TASK PROMPT: Answer with the exact lines of the following material from the one containing "Use the top-left" through the one containing "A strict less-than", both end lines included.

DATA FOR THIS TASK:
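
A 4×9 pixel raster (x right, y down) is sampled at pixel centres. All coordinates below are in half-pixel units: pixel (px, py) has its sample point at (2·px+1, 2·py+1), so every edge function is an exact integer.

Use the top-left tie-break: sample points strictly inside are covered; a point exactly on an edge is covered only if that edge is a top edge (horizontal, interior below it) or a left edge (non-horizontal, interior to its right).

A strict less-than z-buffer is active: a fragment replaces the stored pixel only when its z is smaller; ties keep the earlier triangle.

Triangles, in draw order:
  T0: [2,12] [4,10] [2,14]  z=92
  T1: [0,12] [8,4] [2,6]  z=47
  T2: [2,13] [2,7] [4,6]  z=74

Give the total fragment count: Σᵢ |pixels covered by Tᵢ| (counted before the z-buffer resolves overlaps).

T0:
  2·area = 4
  edge (2, 12)→(4, 10): d=(2,-2) top-left  bias=+0
  edge (4, 10)→(2, 14): d=(-2,4) right/bottom  bias=-1
  edge (2, 14)→(2, 12): d=(0,-2) top-left  bias=+0
    (3,3)@(7, 7): e=[0,-6,10] → ·  [on edge]
    (2,4)@(5, 9): e=[0,-2,6] → ·  [on edge]
    (1,5)@(3, 11): e=[0,2,2] → █  [on edge]
    (2,5)@(5, 11): e=[4,-6,6] → ·
    (0,6)@(1, 13): e=[0,6,-2] → ·  [on edge]
    (1,6)@(3, 13): e=[4,-2,2] → ·
  covered (1 px):
    · · · ·
    · · · ·
    · · · ·
    · · · ·
    · · · ·
    · █ · ·
    · · · ·
    · · · ·
    · · · ·
T1:
  2·area = 32  (B↔C swapped to make it positive)
  edge (0, 12)→(2, 6): d=(2,-6) top-left  bias=+0
  edge (2, 6)→(8, 4): d=(6,-2) top-left  bias=+0
  edge (8, 4)→(0, 12): d=(-8,8) right/bottom  bias=-1
    (1,1)@(3, 3): e=[0,-16,48] → ·  [on edge]
    (2,2)@(5, 5): e=[16,0,16] → █  [on edge]
    (3,2)@(7, 5): e=[28,4,0] → ·  [on edge]
    (1,3)@(3, 7): e=[8,8,16] → █
    (2,3)@(5, 7): e=[20,12,0] → ·  [on edge]
    (0,4)@(1, 9): e=[0,16,16] → █  [on edge]
    (1,4)@(3, 9): e=[12,20,0] → ·  [on edge]
    (0,5)@(1, 11): e=[4,28,0] → ·  [on edge]
  covered (3 px):
    · · · ·
    · · · ·
    · · █ ·
    · █ · ·
    █ · · ·
    · · · ·
    · · · ·
    · · · ·
    · · · ·
T2:
  2·area = 12
  edge (2, 13)→(2, 7): d=(0,-6) top-left  bias=+0
  edge (2, 7)→(4, 6): d=(2,-1) top-left  bias=+0
  edge (4, 6)→(2, 13): d=(-2,7) right/bottom  bias=-1
    (1,3)@(3, 7): e=[6,1,5] → █
    (2,3)@(5, 7): e=[18,3,-9] → ·
    (1,4)@(3, 9): e=[6,5,1] → █
    (2,4)@(5, 9): e=[18,7,-13] → ·
    (1,5)@(3, 11): e=[6,9,-3] → ·
  covered (2 px):
    · · · ·
    · · · ·
    · · · ·
    · █ · ·
    · █ · ·
    · · · ·
    · · · ·
    · · · ·
    · · · ·

Final: 6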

PROBLEM SOLUTION:
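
Use the top-left tie-break: sample points strictly inside are covered; a point exactly on an edge is covered only if that edge is a top edge (horizontal, interior below it) or a left edge (non-horizontal, interior to its right).

A strict less-than z-buffer is active: a fragment replaces the stored pixel only when its z is smaller; ties keep the earlier triangle.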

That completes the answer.